■ **TASK PROMPT**
Every line in the records below between the one holding "Consider a research" and the one holding "Consider a climate", inclusive, is to be set down exactly; all other lines are to be left out.

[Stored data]
Start of Block

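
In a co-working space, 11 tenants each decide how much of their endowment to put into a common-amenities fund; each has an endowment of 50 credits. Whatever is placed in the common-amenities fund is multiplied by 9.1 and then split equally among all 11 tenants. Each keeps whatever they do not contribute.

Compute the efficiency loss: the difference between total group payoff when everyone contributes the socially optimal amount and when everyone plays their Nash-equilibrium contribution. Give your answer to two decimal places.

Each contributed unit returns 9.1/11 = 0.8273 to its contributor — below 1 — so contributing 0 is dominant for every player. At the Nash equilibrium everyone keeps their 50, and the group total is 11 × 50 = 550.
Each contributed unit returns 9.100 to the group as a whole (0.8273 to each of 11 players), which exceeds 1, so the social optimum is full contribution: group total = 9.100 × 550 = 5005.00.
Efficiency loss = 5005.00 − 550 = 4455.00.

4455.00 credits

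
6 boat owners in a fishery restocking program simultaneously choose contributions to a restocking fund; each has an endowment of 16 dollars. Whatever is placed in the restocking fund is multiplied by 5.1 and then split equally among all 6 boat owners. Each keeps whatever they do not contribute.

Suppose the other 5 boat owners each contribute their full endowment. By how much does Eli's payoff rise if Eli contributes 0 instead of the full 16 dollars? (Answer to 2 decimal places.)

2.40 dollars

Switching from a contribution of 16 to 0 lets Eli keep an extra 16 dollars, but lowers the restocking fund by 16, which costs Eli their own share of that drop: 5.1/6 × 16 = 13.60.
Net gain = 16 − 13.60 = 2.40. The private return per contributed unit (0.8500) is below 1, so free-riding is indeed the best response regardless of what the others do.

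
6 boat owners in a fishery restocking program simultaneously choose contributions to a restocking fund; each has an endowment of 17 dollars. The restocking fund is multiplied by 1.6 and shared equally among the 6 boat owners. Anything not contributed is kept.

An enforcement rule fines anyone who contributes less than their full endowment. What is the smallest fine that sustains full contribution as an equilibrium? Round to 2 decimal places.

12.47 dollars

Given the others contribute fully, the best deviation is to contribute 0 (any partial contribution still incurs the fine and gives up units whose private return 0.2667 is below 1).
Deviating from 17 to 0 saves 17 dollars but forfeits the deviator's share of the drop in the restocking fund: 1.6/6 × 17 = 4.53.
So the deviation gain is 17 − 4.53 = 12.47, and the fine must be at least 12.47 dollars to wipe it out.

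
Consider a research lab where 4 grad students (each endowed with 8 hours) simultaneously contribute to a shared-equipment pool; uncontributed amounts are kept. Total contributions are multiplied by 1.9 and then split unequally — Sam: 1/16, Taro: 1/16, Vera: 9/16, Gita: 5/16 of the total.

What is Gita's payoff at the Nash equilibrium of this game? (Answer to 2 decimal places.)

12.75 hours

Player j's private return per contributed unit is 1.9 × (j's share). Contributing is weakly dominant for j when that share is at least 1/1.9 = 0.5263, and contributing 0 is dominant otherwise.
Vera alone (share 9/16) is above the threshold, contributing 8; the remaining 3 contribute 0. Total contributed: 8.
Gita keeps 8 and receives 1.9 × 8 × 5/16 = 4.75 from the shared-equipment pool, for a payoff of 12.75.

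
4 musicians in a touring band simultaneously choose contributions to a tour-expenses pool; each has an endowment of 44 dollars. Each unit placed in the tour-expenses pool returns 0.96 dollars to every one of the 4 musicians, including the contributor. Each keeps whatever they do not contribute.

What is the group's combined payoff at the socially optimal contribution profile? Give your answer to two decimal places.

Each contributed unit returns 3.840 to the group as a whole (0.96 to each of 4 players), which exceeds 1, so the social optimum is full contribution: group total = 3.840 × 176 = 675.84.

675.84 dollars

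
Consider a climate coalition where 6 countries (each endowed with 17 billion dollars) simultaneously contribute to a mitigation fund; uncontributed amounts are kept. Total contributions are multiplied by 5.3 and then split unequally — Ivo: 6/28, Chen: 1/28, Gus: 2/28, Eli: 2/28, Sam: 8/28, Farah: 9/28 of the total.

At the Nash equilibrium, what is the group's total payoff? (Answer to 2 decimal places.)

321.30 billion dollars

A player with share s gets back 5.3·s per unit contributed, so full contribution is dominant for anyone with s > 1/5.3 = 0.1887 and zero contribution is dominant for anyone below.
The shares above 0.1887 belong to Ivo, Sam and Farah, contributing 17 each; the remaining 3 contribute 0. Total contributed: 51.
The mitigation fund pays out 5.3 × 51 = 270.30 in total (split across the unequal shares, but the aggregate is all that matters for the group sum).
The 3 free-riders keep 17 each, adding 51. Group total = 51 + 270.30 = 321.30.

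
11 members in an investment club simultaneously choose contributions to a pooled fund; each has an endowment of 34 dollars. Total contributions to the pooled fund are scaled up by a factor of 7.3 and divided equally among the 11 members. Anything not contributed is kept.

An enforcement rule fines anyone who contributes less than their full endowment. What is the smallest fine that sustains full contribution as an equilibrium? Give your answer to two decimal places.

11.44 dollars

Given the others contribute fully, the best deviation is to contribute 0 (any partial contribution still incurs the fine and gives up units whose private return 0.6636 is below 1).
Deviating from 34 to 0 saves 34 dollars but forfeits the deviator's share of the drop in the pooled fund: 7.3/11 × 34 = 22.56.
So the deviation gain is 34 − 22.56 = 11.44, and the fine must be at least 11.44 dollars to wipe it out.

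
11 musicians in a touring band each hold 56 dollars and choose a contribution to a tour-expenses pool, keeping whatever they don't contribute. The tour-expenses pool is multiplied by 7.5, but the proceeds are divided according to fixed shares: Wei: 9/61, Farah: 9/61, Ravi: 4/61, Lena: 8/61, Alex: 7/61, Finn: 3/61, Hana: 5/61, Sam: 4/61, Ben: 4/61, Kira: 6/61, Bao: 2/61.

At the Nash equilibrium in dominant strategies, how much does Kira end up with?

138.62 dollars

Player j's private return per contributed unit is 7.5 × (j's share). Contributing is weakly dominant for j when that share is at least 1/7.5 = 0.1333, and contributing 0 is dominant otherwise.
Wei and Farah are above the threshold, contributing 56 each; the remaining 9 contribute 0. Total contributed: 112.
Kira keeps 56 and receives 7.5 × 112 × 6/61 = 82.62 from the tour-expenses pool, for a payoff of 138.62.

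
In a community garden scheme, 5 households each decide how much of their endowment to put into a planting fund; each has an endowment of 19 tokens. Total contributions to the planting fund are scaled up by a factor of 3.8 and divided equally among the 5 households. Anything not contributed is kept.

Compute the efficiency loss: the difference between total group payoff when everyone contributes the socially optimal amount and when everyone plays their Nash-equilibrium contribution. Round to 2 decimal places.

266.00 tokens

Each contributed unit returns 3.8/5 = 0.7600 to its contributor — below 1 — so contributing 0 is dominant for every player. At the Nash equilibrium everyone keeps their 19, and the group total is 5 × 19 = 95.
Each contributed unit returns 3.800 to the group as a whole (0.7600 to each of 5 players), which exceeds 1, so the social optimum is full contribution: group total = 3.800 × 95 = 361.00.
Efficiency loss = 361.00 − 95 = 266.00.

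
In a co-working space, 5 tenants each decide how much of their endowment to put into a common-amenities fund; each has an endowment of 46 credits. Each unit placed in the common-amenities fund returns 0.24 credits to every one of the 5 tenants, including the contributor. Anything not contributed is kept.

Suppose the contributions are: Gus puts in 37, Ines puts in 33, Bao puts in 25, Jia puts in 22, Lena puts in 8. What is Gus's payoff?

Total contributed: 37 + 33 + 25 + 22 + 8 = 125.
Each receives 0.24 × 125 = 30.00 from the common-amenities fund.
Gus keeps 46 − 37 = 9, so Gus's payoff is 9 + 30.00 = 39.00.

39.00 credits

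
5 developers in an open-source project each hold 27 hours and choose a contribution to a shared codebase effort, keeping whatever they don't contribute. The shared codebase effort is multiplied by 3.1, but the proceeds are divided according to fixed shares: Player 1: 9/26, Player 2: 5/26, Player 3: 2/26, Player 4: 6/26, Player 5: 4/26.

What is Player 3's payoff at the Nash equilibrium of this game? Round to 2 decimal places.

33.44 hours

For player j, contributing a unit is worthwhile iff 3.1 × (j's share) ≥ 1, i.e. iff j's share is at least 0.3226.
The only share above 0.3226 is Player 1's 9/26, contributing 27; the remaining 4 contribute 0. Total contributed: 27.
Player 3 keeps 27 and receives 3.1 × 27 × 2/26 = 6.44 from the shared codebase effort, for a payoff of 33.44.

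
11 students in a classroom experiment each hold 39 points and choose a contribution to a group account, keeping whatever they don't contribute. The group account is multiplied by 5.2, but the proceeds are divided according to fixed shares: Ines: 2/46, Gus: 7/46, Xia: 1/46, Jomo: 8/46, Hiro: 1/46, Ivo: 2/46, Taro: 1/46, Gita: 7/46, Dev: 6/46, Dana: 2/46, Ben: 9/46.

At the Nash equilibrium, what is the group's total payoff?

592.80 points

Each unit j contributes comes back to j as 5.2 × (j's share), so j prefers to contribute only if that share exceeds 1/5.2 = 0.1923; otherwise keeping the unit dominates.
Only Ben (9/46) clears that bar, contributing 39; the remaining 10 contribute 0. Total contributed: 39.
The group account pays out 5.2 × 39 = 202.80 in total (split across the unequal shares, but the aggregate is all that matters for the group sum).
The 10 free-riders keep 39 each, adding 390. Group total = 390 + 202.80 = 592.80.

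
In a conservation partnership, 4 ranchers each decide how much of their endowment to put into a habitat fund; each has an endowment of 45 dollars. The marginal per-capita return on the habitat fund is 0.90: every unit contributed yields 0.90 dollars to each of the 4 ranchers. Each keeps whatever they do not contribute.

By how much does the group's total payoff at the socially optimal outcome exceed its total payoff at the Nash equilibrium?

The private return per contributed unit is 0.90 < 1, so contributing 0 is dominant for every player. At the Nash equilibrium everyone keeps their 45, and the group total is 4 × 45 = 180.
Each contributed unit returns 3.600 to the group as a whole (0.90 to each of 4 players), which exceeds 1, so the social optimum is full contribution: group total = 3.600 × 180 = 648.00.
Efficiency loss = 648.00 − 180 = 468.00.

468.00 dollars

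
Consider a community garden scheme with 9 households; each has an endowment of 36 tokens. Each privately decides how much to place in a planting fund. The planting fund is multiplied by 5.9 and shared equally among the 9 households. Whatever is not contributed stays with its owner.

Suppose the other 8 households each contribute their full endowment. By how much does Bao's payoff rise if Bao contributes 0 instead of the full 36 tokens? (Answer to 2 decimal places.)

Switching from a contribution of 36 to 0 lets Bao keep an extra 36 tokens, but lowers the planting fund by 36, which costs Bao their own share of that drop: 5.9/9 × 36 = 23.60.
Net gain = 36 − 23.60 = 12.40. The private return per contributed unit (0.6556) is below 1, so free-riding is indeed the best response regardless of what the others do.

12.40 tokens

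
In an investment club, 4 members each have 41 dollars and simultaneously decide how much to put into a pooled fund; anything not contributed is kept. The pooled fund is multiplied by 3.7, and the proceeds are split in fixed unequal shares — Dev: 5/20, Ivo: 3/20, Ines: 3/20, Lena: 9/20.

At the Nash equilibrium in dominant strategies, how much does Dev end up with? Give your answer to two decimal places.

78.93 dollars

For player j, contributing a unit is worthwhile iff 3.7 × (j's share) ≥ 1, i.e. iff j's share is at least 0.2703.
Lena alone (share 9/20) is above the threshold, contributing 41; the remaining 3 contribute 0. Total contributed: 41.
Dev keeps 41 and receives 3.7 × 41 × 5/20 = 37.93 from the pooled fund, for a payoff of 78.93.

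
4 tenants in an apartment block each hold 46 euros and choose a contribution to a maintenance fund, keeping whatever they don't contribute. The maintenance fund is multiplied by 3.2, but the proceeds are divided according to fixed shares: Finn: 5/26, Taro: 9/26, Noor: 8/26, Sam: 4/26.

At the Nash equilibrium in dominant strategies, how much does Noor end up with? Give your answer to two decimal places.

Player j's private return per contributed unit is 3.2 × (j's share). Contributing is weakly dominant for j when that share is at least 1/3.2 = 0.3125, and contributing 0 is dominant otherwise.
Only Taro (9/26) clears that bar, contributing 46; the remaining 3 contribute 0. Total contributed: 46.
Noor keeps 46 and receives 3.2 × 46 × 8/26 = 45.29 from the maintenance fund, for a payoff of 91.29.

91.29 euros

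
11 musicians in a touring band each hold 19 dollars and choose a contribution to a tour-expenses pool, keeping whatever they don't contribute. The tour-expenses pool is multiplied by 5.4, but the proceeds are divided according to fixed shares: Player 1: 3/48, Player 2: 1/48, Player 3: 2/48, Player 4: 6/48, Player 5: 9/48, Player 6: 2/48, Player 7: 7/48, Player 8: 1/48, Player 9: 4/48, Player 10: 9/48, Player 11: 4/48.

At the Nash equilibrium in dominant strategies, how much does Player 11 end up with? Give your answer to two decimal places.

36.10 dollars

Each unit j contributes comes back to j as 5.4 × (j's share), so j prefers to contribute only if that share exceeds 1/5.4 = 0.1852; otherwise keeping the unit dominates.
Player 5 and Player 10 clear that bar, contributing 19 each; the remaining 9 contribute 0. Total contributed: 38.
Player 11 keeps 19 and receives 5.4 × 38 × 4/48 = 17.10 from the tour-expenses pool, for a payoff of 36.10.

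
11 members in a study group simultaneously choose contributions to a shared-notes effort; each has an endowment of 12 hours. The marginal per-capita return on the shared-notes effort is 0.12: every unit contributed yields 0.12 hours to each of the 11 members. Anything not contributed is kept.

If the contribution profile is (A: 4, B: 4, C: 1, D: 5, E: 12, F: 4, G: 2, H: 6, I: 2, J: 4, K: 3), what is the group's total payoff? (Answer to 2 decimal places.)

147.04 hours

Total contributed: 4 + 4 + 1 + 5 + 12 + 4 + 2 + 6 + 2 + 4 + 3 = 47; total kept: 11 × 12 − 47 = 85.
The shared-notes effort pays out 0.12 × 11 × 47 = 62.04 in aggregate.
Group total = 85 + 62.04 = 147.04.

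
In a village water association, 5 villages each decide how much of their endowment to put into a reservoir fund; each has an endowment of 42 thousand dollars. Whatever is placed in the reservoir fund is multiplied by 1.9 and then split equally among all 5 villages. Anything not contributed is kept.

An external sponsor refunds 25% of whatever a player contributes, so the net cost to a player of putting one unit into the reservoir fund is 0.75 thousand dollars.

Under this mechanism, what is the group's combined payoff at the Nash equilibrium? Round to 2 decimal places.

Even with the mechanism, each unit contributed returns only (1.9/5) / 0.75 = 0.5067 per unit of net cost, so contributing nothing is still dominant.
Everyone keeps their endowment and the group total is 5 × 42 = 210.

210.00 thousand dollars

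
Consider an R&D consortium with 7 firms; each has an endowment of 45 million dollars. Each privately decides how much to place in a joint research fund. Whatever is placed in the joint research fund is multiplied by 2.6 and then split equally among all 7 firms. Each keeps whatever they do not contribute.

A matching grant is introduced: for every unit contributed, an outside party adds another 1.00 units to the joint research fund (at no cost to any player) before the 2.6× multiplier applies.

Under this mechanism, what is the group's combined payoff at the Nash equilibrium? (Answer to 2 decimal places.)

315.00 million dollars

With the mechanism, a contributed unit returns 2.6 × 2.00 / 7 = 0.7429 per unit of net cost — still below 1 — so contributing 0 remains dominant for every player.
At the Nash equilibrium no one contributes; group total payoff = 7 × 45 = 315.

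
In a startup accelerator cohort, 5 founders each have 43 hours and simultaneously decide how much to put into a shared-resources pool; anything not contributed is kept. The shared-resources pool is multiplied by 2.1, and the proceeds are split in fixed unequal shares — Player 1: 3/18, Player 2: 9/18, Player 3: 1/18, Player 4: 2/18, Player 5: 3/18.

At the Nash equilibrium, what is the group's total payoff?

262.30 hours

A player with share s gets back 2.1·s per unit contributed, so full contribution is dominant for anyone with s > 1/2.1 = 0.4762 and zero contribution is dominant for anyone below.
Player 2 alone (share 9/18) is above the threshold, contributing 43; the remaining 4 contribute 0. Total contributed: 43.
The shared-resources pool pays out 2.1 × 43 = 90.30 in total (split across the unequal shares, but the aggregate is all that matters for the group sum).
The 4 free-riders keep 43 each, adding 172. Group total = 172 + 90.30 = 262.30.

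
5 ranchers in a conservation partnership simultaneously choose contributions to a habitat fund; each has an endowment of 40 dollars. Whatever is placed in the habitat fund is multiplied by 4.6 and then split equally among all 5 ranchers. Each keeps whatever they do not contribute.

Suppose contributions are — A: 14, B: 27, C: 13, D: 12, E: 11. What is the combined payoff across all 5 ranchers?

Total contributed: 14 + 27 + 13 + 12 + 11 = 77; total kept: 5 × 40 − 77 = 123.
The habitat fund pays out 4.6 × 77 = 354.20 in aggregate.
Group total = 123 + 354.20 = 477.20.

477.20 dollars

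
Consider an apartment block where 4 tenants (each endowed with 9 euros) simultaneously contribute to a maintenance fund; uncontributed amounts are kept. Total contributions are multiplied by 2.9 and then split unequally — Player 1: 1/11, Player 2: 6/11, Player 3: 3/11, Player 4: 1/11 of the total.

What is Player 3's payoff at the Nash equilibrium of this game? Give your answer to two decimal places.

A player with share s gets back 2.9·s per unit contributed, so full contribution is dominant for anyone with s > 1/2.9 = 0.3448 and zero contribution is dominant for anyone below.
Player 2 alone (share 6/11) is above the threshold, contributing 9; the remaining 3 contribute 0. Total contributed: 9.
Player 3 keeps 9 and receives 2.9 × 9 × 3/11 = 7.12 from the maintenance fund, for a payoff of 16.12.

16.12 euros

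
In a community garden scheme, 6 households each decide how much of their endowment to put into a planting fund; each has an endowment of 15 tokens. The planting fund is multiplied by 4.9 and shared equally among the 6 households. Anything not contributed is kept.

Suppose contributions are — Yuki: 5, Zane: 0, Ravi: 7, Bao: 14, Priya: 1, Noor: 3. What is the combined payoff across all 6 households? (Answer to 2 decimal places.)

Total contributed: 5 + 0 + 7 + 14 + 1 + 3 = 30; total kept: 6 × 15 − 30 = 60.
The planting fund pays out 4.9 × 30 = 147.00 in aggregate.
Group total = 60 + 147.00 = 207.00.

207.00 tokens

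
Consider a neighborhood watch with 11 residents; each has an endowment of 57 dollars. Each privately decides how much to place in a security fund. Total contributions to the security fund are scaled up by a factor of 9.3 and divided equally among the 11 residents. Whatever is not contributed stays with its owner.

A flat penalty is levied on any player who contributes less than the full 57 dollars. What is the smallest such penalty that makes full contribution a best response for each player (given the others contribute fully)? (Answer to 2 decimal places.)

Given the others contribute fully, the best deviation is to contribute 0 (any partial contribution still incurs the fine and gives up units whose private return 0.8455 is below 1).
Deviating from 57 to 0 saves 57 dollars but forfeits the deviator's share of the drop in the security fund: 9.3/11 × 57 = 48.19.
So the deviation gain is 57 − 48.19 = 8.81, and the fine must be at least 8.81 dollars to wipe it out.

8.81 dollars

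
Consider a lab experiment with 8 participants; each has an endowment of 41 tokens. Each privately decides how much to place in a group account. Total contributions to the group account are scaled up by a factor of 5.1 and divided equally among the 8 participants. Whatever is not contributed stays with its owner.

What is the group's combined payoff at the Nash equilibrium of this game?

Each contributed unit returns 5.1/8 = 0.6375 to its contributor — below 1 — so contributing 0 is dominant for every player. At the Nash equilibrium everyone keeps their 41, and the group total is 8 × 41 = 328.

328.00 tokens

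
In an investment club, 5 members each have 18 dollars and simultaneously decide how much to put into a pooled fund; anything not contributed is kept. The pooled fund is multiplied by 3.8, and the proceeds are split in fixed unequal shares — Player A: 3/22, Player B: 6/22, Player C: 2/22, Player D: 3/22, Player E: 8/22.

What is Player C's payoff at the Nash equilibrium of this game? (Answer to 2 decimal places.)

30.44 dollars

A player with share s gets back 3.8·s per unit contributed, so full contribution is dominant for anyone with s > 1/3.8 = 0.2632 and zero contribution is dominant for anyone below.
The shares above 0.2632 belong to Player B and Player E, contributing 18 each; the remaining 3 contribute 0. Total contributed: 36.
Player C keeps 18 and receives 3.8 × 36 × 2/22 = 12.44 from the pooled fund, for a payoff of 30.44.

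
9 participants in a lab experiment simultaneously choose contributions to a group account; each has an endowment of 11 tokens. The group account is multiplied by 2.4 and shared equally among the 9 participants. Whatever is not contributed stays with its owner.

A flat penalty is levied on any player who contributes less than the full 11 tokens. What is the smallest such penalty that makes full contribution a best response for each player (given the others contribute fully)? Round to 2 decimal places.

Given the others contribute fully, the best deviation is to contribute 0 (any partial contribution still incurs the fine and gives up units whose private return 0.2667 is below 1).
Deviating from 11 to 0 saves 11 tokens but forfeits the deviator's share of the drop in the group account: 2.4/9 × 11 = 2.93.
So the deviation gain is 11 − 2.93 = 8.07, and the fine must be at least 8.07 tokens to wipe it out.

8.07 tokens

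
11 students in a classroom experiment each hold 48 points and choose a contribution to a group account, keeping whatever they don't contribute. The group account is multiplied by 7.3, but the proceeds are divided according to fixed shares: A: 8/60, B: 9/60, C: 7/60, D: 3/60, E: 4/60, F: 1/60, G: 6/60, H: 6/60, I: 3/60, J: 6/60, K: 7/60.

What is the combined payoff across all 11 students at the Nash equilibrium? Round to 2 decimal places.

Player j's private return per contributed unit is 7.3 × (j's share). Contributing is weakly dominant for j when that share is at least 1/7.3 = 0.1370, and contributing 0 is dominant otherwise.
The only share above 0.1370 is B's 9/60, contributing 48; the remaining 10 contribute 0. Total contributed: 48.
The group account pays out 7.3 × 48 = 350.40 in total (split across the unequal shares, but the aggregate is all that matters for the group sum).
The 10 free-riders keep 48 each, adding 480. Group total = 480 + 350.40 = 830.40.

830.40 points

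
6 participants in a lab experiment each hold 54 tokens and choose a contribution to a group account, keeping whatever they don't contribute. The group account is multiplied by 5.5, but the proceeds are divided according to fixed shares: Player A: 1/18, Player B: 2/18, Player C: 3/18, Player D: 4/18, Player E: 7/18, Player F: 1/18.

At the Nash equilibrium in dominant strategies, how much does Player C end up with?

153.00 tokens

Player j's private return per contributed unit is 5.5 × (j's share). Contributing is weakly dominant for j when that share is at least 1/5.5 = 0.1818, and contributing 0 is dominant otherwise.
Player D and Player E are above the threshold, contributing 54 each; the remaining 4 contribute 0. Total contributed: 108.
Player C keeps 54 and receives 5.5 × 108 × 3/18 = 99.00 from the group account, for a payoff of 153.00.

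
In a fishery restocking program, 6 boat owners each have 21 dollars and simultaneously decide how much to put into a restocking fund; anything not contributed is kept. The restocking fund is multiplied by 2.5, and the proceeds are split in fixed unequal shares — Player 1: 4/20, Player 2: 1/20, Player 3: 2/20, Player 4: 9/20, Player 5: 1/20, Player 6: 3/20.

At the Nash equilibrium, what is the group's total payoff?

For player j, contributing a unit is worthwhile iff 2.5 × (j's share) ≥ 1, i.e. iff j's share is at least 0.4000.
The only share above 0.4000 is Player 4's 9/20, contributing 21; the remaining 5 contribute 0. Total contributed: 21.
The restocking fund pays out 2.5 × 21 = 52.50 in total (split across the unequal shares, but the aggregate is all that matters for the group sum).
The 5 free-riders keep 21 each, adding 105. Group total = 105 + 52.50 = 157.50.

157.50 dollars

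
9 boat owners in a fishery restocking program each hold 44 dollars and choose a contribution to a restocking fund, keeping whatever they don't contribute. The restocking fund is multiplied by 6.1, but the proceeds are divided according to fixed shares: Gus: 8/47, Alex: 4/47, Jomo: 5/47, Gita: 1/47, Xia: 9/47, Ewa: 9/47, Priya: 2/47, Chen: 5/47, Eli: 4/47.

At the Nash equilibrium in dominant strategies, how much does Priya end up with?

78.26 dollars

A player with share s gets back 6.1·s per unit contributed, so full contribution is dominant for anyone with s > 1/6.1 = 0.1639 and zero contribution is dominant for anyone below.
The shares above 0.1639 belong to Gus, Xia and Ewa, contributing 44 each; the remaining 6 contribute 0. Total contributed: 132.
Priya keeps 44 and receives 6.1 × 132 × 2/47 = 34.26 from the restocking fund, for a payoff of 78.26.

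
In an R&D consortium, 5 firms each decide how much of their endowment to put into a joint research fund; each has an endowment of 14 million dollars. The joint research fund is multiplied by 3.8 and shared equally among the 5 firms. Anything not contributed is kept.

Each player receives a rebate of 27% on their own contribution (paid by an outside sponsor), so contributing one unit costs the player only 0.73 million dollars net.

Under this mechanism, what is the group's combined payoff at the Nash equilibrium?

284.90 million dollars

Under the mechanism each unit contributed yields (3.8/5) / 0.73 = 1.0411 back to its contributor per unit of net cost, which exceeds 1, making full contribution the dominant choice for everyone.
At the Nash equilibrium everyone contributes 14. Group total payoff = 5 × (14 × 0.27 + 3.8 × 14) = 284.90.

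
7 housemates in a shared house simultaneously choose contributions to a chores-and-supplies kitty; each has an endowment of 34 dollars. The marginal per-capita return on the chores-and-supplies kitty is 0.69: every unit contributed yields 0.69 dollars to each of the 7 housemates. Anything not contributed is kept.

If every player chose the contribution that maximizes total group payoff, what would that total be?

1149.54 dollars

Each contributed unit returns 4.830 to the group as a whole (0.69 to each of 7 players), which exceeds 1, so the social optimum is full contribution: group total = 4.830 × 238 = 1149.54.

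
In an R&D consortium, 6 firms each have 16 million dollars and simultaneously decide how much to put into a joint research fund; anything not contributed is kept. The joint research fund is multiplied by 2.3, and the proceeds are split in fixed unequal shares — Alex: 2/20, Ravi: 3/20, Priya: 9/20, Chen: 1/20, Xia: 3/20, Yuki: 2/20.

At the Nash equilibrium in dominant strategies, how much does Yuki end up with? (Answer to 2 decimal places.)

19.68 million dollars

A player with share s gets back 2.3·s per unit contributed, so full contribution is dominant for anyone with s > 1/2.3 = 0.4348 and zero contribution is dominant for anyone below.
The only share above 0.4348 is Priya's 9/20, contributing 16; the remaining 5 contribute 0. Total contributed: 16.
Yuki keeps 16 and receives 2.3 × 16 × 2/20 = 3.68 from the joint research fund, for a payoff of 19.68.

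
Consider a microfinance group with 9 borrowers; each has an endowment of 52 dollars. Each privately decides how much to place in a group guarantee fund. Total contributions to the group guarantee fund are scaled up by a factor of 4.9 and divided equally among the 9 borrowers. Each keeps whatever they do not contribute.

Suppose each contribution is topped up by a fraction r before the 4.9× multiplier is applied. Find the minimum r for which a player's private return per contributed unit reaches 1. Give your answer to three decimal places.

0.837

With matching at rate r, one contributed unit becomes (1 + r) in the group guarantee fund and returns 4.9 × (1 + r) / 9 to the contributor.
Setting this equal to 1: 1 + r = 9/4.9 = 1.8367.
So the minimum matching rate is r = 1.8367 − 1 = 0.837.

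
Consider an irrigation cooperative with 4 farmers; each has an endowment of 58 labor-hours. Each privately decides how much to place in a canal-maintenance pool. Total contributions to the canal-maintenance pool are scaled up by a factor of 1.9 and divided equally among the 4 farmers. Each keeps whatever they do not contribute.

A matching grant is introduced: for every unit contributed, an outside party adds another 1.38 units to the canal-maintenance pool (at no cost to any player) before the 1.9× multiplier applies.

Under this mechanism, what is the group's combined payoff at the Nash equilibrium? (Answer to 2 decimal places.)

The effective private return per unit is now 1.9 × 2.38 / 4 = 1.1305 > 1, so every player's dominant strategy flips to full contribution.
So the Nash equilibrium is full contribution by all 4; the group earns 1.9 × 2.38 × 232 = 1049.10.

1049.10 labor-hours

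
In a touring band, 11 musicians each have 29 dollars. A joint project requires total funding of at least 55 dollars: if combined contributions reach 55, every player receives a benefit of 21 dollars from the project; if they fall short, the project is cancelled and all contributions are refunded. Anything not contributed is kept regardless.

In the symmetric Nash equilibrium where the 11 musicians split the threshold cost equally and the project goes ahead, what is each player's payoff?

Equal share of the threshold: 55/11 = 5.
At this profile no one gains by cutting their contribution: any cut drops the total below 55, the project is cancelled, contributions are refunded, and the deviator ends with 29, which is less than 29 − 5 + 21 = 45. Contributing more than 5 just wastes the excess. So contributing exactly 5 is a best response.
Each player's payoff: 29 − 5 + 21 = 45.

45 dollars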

End of Block

■ **TASK OUTPUT**
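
Consider a research lab where 4 grad students (each endowed with 8 hours) simultaneously contribute to a shared-equipment pool; uncontributed amounts are kept. Total contributions are multiplied by 1.9 and then split unequally — Sam: 1/16, Taro: 1/16, Vera: 9/16, Gita: 5/16 of the total.

What is Gita's payoff at the Nash equilibrium of this game? (Answer to 2 decimal places.)

12.75 hours

Player j's private return per contributed unit is 1.9 × (j's share). Contributing is weakly dominant for j when that share is at least 1/1.9 = 0.5263, and contributing 0 is dominant otherwise.
Vera alone (share 9/16) is above the threshold, contributing 8; the remaining 3 contribute 0. Total contributed: 8.
Gita keeps 8 and receives 1.9 × 8 × 5/16 = 4.75 from the shared-equipment pool, for a payoff of 12.75.

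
4 musicians in a touring band simultaneously choose contributions to a tour-expenses pool; each has an endowment of 44 dollars. Each unit placed in the tour-expenses pool returns 0.96 dollars to every one of the 4 musicians, including the contributor. Each keeps whatever they do not contribute.

What is the group's combined payoff at the socially optimal contribution profile? Give your answer to two decimal places.

Each contributed unit returns 3.840 to the group as a whole (0.96 to each of 4 players), which exceeds 1, so the social optimum is full contribution: group total = 3.840 × 176 = 675.84.

675.84 dollars

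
Consider a climate coalition where 6 countries (each endowed with 17 billion dollars) simultaneously contribute to a mitigation fund; uncontributed amounts are kept. Total contributions are multiplied by 5.3 and then split unequally — Ivo: 6/28, Chen: 1/28, Gus: 2/28, Eli: 2/28, Sam: 8/28, Farah: 9/28 of the total.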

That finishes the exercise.